=== Begin Enclosure ===

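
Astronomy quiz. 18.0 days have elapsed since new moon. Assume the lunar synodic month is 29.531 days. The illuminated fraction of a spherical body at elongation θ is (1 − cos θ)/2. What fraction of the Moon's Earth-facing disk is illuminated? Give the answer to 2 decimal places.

0.89

Elongation θ = 360° × 18.0/29.531 ≈ 219.4°.
Illuminated fraction = (1 − cos 219.4°)/2 = (1 − (-0.772))/2 ≈ 0.886.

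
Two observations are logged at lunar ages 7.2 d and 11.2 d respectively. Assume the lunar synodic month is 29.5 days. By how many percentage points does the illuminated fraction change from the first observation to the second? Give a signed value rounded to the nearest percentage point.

First observation: θ = 360°·7.2/29.5 = 87.9°, so f = 0.481.
Second observation: θ = 136.7°, f = 0.864.
Δf = 0.864 − 0.481 = +0.382, i.e. +38 pp.

+38 percentage points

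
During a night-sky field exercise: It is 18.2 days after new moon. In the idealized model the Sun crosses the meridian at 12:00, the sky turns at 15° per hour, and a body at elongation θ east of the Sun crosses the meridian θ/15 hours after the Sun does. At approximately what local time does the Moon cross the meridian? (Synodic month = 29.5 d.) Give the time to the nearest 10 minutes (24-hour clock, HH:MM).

02:50

Elongation θ = 360° × 18.2/29.5 ≈ 222.1°.
At 15° of sky rotation per hour, 222.1° corresponds to a 14.81 h lag.
12:00 + 14.807 h ≈ 02:48 → 02:50 to the nearest ten minutes.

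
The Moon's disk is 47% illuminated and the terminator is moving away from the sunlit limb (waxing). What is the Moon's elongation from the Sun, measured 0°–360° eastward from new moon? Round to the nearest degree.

From f = (1 − cos θ)/2: cos θ = 1 − 2×0.47 = 0.060; arccos → 86.6°.
Waxing ⇒ before full, so θ = 86.6°.

87°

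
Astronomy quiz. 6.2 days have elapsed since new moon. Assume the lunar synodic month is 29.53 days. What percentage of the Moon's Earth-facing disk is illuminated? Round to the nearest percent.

38%

Elongation θ = 360° × 6.2/29.53 ≈ 75.6°.
With cos θ = 0.249, the lit fraction is (1 − 0.249)/2 ≈ 0.376, so 38%.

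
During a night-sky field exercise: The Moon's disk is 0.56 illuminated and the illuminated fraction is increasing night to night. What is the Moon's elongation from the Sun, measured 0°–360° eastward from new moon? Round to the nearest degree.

97°

cos θ = 1 − 2f = -0.120, giving a principal value of 96.9°.
The Moon is waxing (0°–180°), so θ = 96.9° directly.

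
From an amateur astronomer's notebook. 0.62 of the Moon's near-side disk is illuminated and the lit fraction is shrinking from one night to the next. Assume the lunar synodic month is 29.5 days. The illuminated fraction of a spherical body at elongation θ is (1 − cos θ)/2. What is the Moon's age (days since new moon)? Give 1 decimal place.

21.0 days

Invert f = (1 − cos θ)/2 to get cos θ = 1 − 2(0.62) = -0.240, hence θ₀ = arccos -0.240 = 103.9°.
A waning Moon lies in 180°–360°, so θ = 360° − 103.9° = 256.1°.
At 360°/29.5 d per day, 256.1° corresponds to 20.99 days.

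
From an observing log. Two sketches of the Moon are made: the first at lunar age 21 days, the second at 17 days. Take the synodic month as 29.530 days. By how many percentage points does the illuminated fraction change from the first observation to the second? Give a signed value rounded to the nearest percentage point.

+32 percentage points

θ₁ = 360° × 21/29.530 = 256.0°, f₁ = (1 − cos θ₁)/2 = 0.621.
θ₂ = 360° × 17/29.530 = 207.2°, f₂ = (1 − cos θ₂)/2 = 0.945.
Change = f₂ − f₁ = +0.324 → +32 percentage points.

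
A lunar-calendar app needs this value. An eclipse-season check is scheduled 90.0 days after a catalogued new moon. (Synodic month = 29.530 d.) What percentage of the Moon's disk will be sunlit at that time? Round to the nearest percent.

Reduce mod P: 90.0 − 3×29.530 = 1.41 d into the current lunation.
Elongation θ = 360° × 1.41/29.530 ≈ 17.2°.
cos 17.2° = 0.955, so f = (1 − 0.955)/2 = 0.022, so 2%.

2%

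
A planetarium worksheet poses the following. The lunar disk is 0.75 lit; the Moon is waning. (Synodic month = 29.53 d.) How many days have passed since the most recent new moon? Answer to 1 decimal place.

cos θ = 1 − 2f = -0.500, giving a principal value of 120.0°.
A waning Moon lies in 180°–360°, so θ = 360° − 120.0° = 240.0°.
That fraction of the synodic month is 240.0/360 × 29.53 d ≈ 19.69 d.

19.7 days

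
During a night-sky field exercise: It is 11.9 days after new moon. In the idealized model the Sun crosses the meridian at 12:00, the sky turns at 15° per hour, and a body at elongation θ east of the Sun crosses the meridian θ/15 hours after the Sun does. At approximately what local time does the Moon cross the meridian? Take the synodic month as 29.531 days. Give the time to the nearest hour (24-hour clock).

Phase angle: θ = 360°·(11.9 d)/(29.531 d) = 145.1°.
Delay after the Sun = 145.1° / (15°/h) ≈ 9.67 h.
12:00 + 9.67 h ≈ 21:40 → 22:00 to the nearest hour.

22:00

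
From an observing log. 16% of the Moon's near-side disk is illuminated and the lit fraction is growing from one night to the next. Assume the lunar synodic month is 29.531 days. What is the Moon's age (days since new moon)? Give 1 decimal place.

3.9 days

From f = (1 − cos θ)/2: cos θ = 1 − 2×0.16 = 0.680; arccos → 47.2°.
Before full moon the principal value applies: θ = 47.2°.
That fraction of the synodic month is 47.2/360 × 29.531 d ≈ 3.87 d.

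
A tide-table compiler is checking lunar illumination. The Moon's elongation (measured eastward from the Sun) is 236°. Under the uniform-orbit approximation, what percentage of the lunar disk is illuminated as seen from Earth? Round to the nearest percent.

f = (1 − cos 236°)/2 = (1 − (-0.559))/2 ≈ 0.780, i.e. 78%.

78%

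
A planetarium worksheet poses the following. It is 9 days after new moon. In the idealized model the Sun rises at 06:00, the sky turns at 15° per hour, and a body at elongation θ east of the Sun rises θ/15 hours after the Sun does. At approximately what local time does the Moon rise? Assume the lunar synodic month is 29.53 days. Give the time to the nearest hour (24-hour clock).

Phase angle: θ = 360°·(9 d)/(29.53 d) = 109.7°.
At 15° of sky rotation per hour, 109.7° corresponds to a 7.31 h lag.
06:00 + 7.31 h ≈ 13:19 → 13:00 to the nearest hour.

13:00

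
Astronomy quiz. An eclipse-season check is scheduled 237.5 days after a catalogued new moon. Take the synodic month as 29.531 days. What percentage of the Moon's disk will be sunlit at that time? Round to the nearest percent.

237.5 d spans 8 complete synodic months (8 × 29.531 = 236.25 d) plus 1.25 d.
Phase angle: θ = 360°·(1.25 d)/(29.531 d) = 15.3°.
cos 15.3° = 0.965, so f = (1 − 0.965)/2 = 0.018, so 2%.

2%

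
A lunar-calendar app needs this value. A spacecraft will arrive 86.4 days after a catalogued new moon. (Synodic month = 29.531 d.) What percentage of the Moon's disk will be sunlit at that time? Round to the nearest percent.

86.4/29.531 = 2.926 lunations, so 2 complete cycles and 27.34 d into the next.
The Moon has covered 27.34/29.531 of its cycle, so θ ≈ 360° × 27.34/29.531 = 333.3°.
cos 333.3° = 0.893, so f = (1 − 0.893)/2 = 0.053, so 5%.

5%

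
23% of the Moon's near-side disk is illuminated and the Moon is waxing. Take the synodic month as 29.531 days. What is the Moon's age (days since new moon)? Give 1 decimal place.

From f = (1 − cos θ)/2: cos θ = 1 − 2×0.23 = 0.540; arccos → 57.3°.
The Moon is waxing (0°–180°), so θ = 57.3° directly.
Age = 29.531 × 57.3°/360° ≈ 4.70 days.

4.7 days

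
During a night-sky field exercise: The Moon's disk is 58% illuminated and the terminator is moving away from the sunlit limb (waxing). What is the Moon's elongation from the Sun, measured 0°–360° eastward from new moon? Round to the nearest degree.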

=== End Enclosure ===

> _Prompt_
Set down the line that contains "A lunar-calendar app needs this value. A spacecraft" exactly. Do the same for each later line of the data, through the end, and add nothing.

> _Response for this exercise_
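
A lunar-calendar app needs this value. A spacecraft will arrive 86.4 days after a catalogued new moon. (Synodic month = 29.531 d.) What percentage of the Moon's disk will be sunlit at that time? Round to the nearest percent.

86.4/29.531 = 2.926 lunations, so 2 complete cycles and 27.34 d into the next.
The Moon has covered 27.34/29.531 of its cycle, so θ ≈ 360° × 27.34/29.531 = 333.3°.
cos 333.3° = 0.893, so f = (1 − 0.893)/2 = 0.053, so 5%.

5%

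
23% of the Moon's near-side disk is illuminated and the Moon is waxing. Take the synodic month as 29.531 days. What is the Moon's age (days since new moon)? Give 1 decimal place.

From f = (1 − cos θ)/2: cos θ = 1 − 2×0.23 = 0.540; arccos → 57.3°.
The Moon is waxing (0°–180°), so θ = 57.3° directly.
Age = 29.531 × 57.3°/360° ≈ 4.70 days.

4.7 days

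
During a night-sky field exercise: The Moon's disk is 58% illuminated and the terminator is moving away from the sunlit limb (waxing). What is the Moon's elongation from the Sun, measured 0°–360° eastward from new moon? Round to the nearest degree.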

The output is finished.